(Stored items)
........

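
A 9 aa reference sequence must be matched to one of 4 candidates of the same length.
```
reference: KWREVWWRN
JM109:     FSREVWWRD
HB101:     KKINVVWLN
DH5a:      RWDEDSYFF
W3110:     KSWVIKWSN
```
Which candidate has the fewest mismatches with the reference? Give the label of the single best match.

JM109 differs at 3 residues; HB101 differs at 5 residues; DH5a differs at 7 residues; W3110 differs at 6 residues. The closest is JM109.

JM109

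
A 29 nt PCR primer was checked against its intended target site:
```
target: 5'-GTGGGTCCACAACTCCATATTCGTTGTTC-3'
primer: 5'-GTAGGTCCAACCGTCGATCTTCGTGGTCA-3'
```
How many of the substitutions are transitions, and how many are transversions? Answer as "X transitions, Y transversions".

Transitions (purine↔purine or pyrimidine↔pyrimidine): 3 G→A, 28 T→C.
Transversions (purine↔pyrimidine): 10 C→A, 11 A→C, 12 A→C, 13 C→G, 16 C→G, 19 A→C, 25 T→G, 29 C→A.

2 transitions, 8 transversions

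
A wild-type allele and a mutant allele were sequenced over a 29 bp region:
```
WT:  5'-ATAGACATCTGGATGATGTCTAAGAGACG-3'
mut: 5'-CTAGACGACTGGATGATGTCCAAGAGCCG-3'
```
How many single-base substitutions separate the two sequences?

5

Comparing position by position, 5 positions differ: 1 (A/C), 7 (A/G), 8 (T/A), 21 (T/C), 27 (A/C).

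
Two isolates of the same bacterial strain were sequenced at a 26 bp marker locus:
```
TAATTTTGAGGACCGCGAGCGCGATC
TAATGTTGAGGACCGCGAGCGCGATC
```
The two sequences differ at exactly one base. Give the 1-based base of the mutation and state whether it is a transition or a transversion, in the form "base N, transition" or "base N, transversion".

base 5, transversion

The sequences differ only at base 5: T→G (pyrimidine→purine), a transversion.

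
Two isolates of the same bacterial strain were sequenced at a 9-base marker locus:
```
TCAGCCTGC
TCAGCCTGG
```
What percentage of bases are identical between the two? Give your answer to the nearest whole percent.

89%

1 position differs (9), so 8 of 9 match: 8/9 = 88.89%.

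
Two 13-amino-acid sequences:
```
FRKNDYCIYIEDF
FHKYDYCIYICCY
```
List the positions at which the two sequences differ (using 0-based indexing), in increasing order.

Differences at position 1 (R→H), position 3 (N→Y), position 10 (E→C), position 11 (D→C), position 12 (F→Y).

1, 3, 10, 11, 12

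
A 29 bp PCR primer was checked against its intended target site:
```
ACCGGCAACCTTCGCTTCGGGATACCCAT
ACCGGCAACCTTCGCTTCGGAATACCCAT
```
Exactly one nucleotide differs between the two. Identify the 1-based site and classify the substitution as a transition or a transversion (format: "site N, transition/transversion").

Site 21 changes G→A. G is a purine and A is a purine, so this is a transition.

site 21, transition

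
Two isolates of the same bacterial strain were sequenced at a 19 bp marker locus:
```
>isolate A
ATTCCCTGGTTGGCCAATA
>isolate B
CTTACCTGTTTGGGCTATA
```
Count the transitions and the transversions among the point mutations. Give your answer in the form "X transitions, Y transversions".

Transitions (purine↔purine or pyrimidine↔pyrimidine): none.
Transversions (purine↔pyrimidine): 1 A→C, 4 C→A, 9 G→T, 14 C→G, 16 A→T.

0 transitions, 5 transversions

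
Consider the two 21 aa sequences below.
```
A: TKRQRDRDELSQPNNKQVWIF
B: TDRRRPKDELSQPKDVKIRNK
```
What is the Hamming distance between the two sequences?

12

Comparing position by position, 12 residues differ: 2 (K/D), 4 (Q/R), 6 (D/P), 7 (R/K), 14 (N/K), 15 (N/D), 16 (K/V), 17 (Q/K), 18 (V/I), 19 (W/R), 20 (I/N), 21 (F/K).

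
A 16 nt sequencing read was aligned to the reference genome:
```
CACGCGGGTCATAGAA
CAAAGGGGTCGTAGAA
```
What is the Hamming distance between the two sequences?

The sequences differ at bases 3, 4, 5, 11 (1-based) — 4 in total.

4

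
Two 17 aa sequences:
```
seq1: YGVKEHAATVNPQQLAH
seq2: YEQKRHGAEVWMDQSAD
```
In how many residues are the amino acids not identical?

10

Comparing position by position, 10 residues differ: 2 (G/E), 3 (V/Q), 5 (E/R), 7 (A/G), 9 (T/E), 11 (N/W), 12 (P/M), 13 (Q/D), 15 (L/S), 17 (H/D).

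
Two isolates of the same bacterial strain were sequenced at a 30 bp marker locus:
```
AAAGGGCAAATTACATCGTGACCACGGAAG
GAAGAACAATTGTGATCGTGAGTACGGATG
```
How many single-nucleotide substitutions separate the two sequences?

10

Comparing position by position, 10 positions differ: 1 (A/G), 5 (G/A), 6 (G/A), 10 (A/T), 12 (T/G), 13 (A/T), 14 (C/G), 22 (C/G), 23 (C/T), 29 (A/T).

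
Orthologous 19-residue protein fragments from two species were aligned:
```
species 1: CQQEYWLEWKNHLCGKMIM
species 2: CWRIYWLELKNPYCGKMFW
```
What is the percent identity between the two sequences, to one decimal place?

57.9%

8 positions differ (2, 3, 4, 9, 12, 13, 18, 19), so 11 of 19 match: 11/19 = 57.89%.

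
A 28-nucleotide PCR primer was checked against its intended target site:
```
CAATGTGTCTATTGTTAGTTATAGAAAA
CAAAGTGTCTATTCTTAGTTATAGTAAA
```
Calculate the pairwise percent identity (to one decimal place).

3 positions differ (4, 14, 25), so 25 of 28 match: 25/28 = 89.29%.

89.3%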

........

**WHAT YOU NEED TO DO**
Out of the entries, report each line that contains the word "marker".

**EXERCISE RESPONSE**
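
Two isolates of the same bacterial strain were sequenced at a 26 bp marker locus:
Two isolates of the same bacterial strain were sequenced at a 9-base marker locus:
Two isolates of the same bacterial strain were sequenced at a 19 bp marker locus:
Two isolates of the same bacterial strain were sequenced at a 30 bp marker locus: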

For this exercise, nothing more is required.